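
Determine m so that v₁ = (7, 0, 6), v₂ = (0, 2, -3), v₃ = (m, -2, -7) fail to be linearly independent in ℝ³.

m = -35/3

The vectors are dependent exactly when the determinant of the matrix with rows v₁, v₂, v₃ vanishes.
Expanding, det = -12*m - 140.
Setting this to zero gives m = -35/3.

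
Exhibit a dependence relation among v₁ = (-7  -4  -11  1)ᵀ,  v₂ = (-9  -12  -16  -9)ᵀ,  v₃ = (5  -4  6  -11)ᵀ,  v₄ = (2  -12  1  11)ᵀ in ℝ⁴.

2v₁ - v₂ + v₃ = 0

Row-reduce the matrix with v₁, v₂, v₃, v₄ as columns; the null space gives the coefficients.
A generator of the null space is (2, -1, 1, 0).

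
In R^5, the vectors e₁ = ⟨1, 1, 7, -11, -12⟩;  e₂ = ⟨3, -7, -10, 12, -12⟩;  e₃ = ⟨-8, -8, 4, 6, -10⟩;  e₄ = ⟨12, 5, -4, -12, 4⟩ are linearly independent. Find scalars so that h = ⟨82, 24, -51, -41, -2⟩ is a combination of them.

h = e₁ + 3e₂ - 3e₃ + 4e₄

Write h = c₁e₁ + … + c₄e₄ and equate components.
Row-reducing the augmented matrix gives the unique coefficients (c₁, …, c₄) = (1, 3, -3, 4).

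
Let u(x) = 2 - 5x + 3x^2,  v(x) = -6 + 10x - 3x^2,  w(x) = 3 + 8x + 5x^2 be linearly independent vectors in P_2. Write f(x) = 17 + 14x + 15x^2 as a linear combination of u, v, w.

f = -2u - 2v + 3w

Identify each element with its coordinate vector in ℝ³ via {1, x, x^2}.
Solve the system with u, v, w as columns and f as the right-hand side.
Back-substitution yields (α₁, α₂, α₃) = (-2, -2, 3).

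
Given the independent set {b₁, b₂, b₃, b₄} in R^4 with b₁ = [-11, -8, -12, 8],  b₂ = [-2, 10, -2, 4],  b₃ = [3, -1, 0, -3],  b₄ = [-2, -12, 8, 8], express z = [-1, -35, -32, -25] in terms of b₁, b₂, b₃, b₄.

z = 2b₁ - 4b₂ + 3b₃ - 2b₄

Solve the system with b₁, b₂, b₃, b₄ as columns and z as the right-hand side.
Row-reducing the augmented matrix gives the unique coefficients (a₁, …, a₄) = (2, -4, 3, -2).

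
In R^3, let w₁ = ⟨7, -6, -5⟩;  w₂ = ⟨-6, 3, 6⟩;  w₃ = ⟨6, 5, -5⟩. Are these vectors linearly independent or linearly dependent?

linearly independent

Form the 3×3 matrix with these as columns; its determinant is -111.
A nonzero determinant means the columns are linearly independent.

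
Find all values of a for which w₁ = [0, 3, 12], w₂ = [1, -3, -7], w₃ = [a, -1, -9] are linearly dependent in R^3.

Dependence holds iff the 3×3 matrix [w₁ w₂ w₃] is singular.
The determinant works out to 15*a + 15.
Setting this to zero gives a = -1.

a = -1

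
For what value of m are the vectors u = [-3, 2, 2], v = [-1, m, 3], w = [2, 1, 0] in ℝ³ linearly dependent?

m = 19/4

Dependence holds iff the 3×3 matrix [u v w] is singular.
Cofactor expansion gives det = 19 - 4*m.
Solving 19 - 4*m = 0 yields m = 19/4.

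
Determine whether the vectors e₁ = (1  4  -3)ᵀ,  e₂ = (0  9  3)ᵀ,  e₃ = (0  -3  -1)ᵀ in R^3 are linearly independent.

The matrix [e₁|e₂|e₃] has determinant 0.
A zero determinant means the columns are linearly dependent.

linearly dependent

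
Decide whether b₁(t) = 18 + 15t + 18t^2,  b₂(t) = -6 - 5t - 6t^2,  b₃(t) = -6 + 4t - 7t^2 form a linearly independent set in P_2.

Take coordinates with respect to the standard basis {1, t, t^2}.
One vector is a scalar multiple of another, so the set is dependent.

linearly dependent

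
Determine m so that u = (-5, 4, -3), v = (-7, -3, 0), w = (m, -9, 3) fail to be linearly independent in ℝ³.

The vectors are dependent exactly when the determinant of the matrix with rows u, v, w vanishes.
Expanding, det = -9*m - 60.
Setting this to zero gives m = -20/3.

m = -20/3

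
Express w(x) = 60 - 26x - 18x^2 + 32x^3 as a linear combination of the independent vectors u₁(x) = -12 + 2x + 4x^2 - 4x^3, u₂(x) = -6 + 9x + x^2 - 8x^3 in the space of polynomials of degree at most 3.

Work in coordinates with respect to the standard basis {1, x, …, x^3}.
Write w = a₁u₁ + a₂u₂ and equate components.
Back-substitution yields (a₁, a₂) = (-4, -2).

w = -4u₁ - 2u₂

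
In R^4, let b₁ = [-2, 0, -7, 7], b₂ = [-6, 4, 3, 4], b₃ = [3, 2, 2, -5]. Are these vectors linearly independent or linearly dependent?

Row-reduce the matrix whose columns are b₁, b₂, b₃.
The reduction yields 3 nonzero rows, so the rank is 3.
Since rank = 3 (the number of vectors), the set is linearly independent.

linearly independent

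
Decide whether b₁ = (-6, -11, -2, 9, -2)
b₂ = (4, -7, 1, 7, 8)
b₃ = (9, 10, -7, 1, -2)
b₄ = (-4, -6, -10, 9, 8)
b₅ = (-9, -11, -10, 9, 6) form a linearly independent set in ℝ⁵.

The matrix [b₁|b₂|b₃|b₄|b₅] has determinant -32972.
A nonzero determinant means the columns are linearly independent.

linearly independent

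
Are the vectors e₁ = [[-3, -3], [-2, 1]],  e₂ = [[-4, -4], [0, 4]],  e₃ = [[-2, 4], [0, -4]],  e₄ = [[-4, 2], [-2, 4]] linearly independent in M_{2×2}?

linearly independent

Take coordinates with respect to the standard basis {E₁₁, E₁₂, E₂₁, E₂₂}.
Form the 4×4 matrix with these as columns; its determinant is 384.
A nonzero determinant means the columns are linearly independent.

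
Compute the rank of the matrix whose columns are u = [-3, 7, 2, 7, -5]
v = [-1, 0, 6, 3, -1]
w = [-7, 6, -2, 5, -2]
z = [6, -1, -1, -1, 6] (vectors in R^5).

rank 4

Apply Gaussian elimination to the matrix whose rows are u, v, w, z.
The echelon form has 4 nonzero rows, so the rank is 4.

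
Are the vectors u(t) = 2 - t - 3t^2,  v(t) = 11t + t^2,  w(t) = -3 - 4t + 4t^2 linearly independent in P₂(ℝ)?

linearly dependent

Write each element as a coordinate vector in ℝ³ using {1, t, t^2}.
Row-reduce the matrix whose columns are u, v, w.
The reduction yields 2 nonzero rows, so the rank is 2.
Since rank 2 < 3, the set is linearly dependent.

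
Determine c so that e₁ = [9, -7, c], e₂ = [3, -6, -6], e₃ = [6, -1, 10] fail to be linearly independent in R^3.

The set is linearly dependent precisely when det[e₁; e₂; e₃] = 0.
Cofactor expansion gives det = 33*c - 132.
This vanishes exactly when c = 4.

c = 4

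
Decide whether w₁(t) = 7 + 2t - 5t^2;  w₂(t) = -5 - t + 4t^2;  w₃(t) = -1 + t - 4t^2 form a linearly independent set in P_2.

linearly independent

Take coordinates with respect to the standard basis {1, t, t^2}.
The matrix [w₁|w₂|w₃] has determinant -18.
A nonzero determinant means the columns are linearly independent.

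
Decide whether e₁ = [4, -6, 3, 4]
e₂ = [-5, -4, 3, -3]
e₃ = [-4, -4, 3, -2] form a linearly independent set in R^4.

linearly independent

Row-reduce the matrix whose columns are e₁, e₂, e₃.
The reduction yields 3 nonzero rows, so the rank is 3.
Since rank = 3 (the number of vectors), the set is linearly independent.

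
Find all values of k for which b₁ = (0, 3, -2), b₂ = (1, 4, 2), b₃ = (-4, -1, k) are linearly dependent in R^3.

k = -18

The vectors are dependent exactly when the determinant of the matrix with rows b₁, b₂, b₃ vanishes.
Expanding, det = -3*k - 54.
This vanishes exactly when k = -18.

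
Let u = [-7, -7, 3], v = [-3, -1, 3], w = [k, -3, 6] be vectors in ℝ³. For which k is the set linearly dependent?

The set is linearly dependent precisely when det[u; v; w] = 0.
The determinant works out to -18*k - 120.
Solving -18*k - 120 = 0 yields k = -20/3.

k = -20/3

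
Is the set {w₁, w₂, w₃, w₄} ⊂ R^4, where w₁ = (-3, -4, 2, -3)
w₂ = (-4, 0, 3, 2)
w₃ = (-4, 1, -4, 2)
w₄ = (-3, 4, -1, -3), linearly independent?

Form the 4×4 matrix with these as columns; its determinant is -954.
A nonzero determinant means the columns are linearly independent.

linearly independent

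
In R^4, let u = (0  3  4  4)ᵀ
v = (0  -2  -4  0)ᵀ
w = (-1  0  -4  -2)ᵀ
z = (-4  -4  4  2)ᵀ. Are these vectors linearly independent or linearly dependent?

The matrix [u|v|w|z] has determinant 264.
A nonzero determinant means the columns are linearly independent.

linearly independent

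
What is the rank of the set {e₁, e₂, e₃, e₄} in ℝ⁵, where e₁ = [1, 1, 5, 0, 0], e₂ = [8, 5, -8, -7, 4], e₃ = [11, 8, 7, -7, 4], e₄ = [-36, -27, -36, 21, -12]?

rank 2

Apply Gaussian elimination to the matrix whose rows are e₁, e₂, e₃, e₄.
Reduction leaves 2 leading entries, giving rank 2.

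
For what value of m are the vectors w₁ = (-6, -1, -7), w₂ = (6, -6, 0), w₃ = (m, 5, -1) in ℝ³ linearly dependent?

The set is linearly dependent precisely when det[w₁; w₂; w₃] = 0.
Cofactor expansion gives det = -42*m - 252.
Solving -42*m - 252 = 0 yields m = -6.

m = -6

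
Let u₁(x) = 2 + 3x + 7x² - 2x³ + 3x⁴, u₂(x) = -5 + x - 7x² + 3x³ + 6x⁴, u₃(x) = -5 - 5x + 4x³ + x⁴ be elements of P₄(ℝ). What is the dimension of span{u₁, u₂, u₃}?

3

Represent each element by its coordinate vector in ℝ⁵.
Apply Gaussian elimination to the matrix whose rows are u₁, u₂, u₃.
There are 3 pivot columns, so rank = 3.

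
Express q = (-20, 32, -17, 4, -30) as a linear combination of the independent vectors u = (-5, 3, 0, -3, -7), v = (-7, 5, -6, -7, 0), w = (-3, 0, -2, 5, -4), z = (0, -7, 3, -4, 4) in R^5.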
#####
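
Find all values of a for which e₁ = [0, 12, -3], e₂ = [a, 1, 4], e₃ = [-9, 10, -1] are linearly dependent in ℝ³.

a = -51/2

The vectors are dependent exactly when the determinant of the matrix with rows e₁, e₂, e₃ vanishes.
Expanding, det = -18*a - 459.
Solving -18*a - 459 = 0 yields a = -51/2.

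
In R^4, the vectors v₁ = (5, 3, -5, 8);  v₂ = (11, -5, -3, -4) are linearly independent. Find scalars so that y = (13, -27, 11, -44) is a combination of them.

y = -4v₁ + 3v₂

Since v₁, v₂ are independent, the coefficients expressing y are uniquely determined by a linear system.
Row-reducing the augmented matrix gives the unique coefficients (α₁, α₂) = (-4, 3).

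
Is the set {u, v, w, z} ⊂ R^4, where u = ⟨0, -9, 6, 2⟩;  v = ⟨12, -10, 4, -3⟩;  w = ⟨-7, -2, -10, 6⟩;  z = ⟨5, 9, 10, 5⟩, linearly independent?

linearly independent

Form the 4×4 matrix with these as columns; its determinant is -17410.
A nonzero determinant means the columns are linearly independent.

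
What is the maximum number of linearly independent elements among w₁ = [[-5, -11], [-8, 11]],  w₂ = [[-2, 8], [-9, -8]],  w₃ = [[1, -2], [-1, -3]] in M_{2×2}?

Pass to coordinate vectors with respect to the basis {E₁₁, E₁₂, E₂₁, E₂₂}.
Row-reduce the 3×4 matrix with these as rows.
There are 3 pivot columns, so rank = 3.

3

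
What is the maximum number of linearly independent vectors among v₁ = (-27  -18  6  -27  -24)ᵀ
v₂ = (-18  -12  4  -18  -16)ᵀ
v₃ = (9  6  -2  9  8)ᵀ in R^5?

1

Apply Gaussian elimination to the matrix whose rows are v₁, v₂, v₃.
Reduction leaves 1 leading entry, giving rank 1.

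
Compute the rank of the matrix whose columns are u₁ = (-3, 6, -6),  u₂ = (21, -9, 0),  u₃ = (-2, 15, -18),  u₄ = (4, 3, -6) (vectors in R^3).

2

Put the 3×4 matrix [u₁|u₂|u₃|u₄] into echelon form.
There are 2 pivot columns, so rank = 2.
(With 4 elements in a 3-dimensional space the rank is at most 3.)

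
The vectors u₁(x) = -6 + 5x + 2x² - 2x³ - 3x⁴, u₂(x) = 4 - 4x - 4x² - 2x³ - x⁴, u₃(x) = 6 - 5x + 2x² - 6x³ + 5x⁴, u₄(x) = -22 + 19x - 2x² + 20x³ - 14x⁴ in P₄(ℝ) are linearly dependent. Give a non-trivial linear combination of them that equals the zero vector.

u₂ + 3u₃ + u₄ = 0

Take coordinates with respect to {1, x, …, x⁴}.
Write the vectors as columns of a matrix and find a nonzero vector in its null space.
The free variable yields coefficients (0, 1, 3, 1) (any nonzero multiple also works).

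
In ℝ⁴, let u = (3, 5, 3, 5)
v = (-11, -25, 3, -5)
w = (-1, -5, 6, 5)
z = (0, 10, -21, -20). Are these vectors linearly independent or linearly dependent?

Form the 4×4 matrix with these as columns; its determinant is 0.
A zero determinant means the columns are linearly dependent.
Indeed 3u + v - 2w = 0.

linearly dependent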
#####
WORK ORDER:
Would you print exactly, and only, the lines of the data above from the line with "The vectors u₁(x)" through the line with "w = (-1, -5, 6, 5)", inclusive?

EXERCISE ANSWER:
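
The vectors u₁(x) = -6 + 5x + 2x² - 2x³ - 3x⁴, u₂(x) = 4 - 4x - 4x² - 2x³ - x⁴, u₃(x) = 6 - 5x + 2x² - 6x³ + 5x⁴, u₄(x) = -22 + 19x - 2x² + 20x³ - 14x⁴ in P₄(ℝ) are linearly dependent. Give a non-trivial linear combination of them that equals the zero vector.

u₂ + 3u₃ + u₄ = 0

Take coordinates with respect to {1, x, …, x⁴}.
Write the vectors as columns of a matrix and find a nonzero vector in its null space.
The free variable yields coefficients (0, 1, 3, 1) (any nonzero multiple also works).

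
In ℝ⁴, let u = (3, 5, 3, 5)
v = (-11, -25, 3, -5)
w = (-1, -5, 6, 5)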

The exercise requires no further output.